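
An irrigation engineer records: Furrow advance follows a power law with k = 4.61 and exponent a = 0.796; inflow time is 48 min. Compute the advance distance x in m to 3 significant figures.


Approach: apply the power-law advance function, x = k*t^a.
x = 4.61 * 48^0.796 = 100 m
Therefore the advance distance x = 100 m.


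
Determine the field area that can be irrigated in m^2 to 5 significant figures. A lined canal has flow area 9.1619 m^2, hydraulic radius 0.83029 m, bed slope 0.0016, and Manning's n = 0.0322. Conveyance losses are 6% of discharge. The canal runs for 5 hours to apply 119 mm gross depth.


Approach: apply Manning's equation with a conveyance and depth budget, Q = (1/n)*A*R^(2/3)*S^(1/2); Q_field = Q*(1-loss); Area = Q_field*t/(d/1000).
Step 1 — canal discharge (Manning's equation):
  Q = (1/0.0322) * 9.1619 * 0.83029^(2/3) * 0.0016^(1/2) = 10.05409 m^3/s
Step 2 — delivered flow: Q_field = 10.05409*(1 - 6/100) = 9.450847 m^3/s
Step 3 — volume delivered: V = 9.450847 * 5*3600 = 170115.2 m^3
Step 4 — area served: A = V / (depth/1000) = 170115.2 / 0.119 = 1429500 m^2
Therefore the field area that can be irrigated = 1429500 m^2.


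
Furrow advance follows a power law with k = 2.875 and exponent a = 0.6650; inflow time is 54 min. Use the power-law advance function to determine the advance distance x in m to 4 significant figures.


Approach: apply the power-law advance function, x = k*t^a.
x = 2.875 * 54^0.6650 = 40.80 m
Therefore the advance distance x = 40.80 m.


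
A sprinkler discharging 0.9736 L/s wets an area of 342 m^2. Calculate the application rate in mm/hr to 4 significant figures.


Approach: apply the application rate relation, rate = (Q/A)*3600.
rate = (0.9736 / 342) * 3600 = 10.25 mm/hr
Therefore the application rate = 10.25 mm/hr.


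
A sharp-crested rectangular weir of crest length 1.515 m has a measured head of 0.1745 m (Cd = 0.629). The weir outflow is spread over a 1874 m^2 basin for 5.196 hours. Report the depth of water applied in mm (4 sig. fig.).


Approach: apply the rectangular weir equation with a volume-to-depth conversion, Q = (2/3)*Cd*L*sqrt(2g)*H^1.5; d = Q*t/A * 1000.
Step 1 — weir discharge:
  Q = (2/3)*0.629*1.515*sqrt(2*9.81)*0.1745^1.5 = 0.205123 m^3/s
Step 2 — volume: V = 0.205123 * 5.196*3600 = 3836.95 m^3
Step 3 — depth: d = V/A * 1000 = 3836.95/1874 * 1000 = 2047 mm
Therefore the depth of water applied = 2047 mm.


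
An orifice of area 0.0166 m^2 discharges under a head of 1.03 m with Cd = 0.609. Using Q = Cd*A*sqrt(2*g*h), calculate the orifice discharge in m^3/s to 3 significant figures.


Q = 0.609 * 0.0166 * sqrt(2*9.81*1.03) = 0.0454 m^3/s
Therefore the orifice discharge = 0.0454 m^3/s.


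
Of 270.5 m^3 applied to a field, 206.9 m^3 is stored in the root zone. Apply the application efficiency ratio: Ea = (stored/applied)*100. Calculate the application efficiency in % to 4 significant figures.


Ea = (206.9/270.5)*100 = 76.49 %
Therefore the application efficiency = 76.49 %.


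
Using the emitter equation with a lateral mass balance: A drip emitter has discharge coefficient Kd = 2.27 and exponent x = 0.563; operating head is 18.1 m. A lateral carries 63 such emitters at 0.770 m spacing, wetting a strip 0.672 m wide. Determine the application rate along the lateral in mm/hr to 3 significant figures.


Approach: apply the emitter equation with a lateral mass balance, q = Kd*h^x; Q = n*q; rate = Q/(n*spacing*width).
Step 1 — single emitter flow (q = Kd*h^x):
  q = 2.27 * 18.1^0.563 = 11.590 L/hr
Step 2 — total lateral flow: Q = 63 * 11.590 = 730.20 L/hr
Step 3 — wetted area: A = 63 * 0.770 * 0.672 = 32.599 m^2
Step 4 — application rate: Q/A = 730.20/32.599 = 22.4 mm/hr
Therefore the application rate along the lateral = 22.4 mm/hr.


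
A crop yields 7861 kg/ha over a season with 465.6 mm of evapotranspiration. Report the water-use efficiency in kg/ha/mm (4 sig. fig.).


Approach: apply the water-use efficiency ratio, WUE = yield/ET.
WUE = 7861 / 465.6 = 16.88 kg/ha/mm
Therefore the water-use efficiency = 16.88 kg/ha/mm.


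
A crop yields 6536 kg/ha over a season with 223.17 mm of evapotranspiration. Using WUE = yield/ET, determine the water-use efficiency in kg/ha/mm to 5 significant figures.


WUE = 6536 / 223.17 = 29.287 kg/ha/mm
Therefore the water-use efficiency = 29.287 kg/ha/mm.


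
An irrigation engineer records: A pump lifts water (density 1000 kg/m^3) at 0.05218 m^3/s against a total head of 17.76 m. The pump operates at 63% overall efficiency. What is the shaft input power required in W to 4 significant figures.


Approach: apply hydraulic power then efficiency conversion, P = rho*g*Q*H; P_in = P/eta.
Step 1 — hydraulic power (P = rho*g*Q*H):
  P = 1000 * 9.81 * 0.05218 * 17.76 = 9091.09 W
Step 2 — input power: P_in = P/eta = 9091.09 / 0.63 = 14430 W
Therefore the shaft input power required = 14430 W.


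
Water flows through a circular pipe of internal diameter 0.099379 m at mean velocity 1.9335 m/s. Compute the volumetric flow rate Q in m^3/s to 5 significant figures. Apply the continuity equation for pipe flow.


Approach: apply the continuity equation for pipe flow, Q = A * v with A = pi*(D/2)^2.
A = pi*(0.099379/2)^2 = 0.007756738 m^2
Q = 0.007756738 * 1.9335 = 0.014998 m^3/s
Therefore the volumetric flow rate Q = 0.014998 m^3/s.


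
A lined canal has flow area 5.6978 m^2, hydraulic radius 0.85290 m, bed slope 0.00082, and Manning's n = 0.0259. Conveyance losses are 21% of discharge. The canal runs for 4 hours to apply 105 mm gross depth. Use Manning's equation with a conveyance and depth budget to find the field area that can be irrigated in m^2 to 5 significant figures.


Approach: apply Manning's equation with a conveyance and depth budget, Q = (1/n)*A*R^(2/3)*S^(1/2); Q_field = Q*(1-loss); Area = Q_field*t/(d/1000).
Step 1 — canal discharge (Manning's equation):
  Q = (1/0.0259) * 5.6978 * 0.85290^(2/3) * 0.00082^(1/2) = 5.665607 m^3/s
Step 2 — delivered flow: Q_field = 5.665607*(1 - 21/100) = 4.475829 m^3/s
Step 3 — volume delivered: V = 4.475829 * 4*3600 = 64451.94 m^3
Step 4 — area served: A = V / (depth/1000) = 64451.94 / 0.105 = 613830 m^2
Therefore the field area that can be irrigated = 613830 m^2.


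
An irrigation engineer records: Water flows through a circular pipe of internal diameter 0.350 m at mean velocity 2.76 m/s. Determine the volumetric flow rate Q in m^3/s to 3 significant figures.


Approach: apply the continuity equation for pipe flow, Q = A * v with A = pi*(D/2)^2.
A = pi*(0.350/2)^2 = 0.096211 m^2
Q = 0.096211 * 2.76 = 0.266 m^3/s
Therefore the volumetric flow rate Q = 0.266 m^3/s.


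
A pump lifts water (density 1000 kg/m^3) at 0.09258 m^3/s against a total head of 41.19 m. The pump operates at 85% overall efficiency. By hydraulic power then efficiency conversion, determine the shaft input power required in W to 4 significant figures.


Approach: apply hydraulic power then efficiency conversion, P = rho*g*Q*H; P_in = P/eta.
Step 1 — hydraulic power (P = rho*g*Q*H):
  P = 1000 * 9.81 * 0.09258 * 41.19 = 37409.2 W
Step 2 — input power: P_in = P/eta = 37409.2 / 0.85 = 44010 W
Therefore the shaft input power required = 44010 W.


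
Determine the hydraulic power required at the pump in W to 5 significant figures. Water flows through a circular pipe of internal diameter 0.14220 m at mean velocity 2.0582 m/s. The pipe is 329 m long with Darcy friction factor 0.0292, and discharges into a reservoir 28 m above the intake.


Approach: apply continuity + Darcy-Weisbach + hydraulic power, Q = A*v; hf = f*(L/D)*(v^2/(2g)); H = static + hf; P = rho*g*Q*H.
Step 1 — flow rate (continuity, Q = A*v):
  A = pi*(0.14220/2)^2 = 0.01588141 m^2
  Q = 0.01588141 * 2.0582 = 0.03268712 m^3/s
Step 2 — friction head loss (Darcy-Weisbach):
  hf = 0.0292 * (329/0.14220) * (2.0582^2 / (2*9.81))
  hf = 14.58664 m
Step 3 — total head: H = 28 + 14.58664 = 42.58664 m
Step 4 — hydraulic power (P = rho*g*Q*H):
  P = 1000 * 9.81 * 0.03268712 * 42.58664 = 13656 W
Therefore the hydraulic power required at the pump = 13656 W.


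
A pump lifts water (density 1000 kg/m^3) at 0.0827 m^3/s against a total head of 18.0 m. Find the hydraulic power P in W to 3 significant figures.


Approach: apply the hydraulic power relation, P = rho*g*Q*H.
P = 1000 * 9.81 * 0.0827 * 18.0 = 14600 W
Therefore the hydraulic power P = 14600 W.


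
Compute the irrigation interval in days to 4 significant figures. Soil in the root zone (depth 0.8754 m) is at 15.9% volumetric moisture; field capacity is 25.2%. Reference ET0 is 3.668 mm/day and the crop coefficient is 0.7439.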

> _Aim of the exercise_
Please repeat each line from the one with "Determine the hydraulic" through the last line of the data above, and add nothing.

> _Answer section_
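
Determine the hydraulic power required at the pump in W to 5 significant figures. Water flows through a circular pipe of internal diameter 0.14220 m at mean velocity 2.0582 m/s. The pipe is 329 m long with Darcy friction factor 0.0292, and discharges into a reservoir 28 m above the intake.


Approach: apply continuity + Darcy-Weisbach + hydraulic power, Q = A*v; hf = f*(L/D)*(v^2/(2g)); H = static + hf; P = rho*g*Q*H.
Step 1 — flow rate (continuity, Q = A*v):
  A = pi*(0.14220/2)^2 = 0.01588141 m^2
  Q = 0.01588141 * 2.0582 = 0.03268712 m^3/s
Step 2 — friction head loss (Darcy-Weisbach):
  hf = 0.0292 * (329/0.14220) * (2.0582^2 / (2*9.81))
  hf = 14.58664 m
Step 3 — total head: H = 28 + 14.58664 = 42.58664 m
Step 4 — hydraulic power (P = rho*g*Q*H):
  P = 1000 * 9.81 * 0.03268712 * 42.58664 = 13656 W
Therefore the hydraulic power required at the pump = 13656 W.


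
A pump lifts water (density 1000 kg/m^3) at 0.0827 m^3/s against a total head of 18.0 m. Find the hydraulic power P in W to 3 significant figures.


Approach: apply the hydraulic power relation, P = rho*g*Q*H.
P = 1000 * 9.81 * 0.0827 * 18.0 = 14600 W
Therefore the hydraulic power P = 14600 W.


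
Compute the irrigation interval in days to 4 significant figures. Soil in the root zone (depth 0.8754 m) is at 15.9% volumetric moisture; field capacity is 25.2%. Reference ET0 is 3.668 mm/day and the crop coefficient is 0.7439.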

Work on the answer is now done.